*** Opening Data to examine ***

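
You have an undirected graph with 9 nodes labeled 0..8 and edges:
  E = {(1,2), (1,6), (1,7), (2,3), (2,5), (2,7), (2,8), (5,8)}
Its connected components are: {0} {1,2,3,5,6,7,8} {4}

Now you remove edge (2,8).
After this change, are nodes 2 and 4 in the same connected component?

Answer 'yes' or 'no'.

Answer: no

Derivation:
Initial components: {0} {1,2,3,5,6,7,8} {4}
Removing edge (2,8): not a bridge — component count unchanged at 3.
New components: {0} {1,2,3,5,6,7,8} {4}
Are 2 and 4 in the same component? no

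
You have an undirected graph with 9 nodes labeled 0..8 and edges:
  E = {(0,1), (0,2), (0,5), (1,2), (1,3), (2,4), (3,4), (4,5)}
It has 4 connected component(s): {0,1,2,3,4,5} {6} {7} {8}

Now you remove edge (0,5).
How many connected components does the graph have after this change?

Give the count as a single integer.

Initial component count: 4
Remove (0,5): not a bridge. Count unchanged: 4.
  After removal, components: {0,1,2,3,4,5} {6} {7} {8}
New component count: 4

Answer: 4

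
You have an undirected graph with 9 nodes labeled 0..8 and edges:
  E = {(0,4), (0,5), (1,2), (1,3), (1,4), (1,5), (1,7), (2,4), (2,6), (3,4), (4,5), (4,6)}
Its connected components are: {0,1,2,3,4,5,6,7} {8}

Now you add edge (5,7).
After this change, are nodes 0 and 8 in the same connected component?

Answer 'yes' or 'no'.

Initial components: {0,1,2,3,4,5,6,7} {8}
Adding edge (5,7): both already in same component {0,1,2,3,4,5,6,7}. No change.
New components: {0,1,2,3,4,5,6,7} {8}
Are 0 and 8 in the same component? no

Answer: no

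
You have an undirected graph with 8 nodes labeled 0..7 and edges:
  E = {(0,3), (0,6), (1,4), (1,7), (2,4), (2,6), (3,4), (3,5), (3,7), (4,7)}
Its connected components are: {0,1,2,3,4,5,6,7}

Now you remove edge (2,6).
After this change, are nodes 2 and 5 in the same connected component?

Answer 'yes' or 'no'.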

*** Closing Data to examine ***

— Work order —
Go through the data above and copy each line in which "connected" appears.

— Solution for this exercise —
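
Its connected components are: {0} {1,2,3,5,6,7,8} {4}
After this change, are nodes 2 and 4 in the same connected component?
It has 4 connected component(s): {0,1,2,3,4,5} {6} {7} {8}
How many connected components does the graph have after this change?
Its connected components are: {0,1,2,3,4,5,6,7} {8}
After this change, are nodes 0 and 8 in the same connected component?
Its connected components are: {0,1,2,3,4,5,6,7}
After this change, are nodes 2 and 5 in the same connected component?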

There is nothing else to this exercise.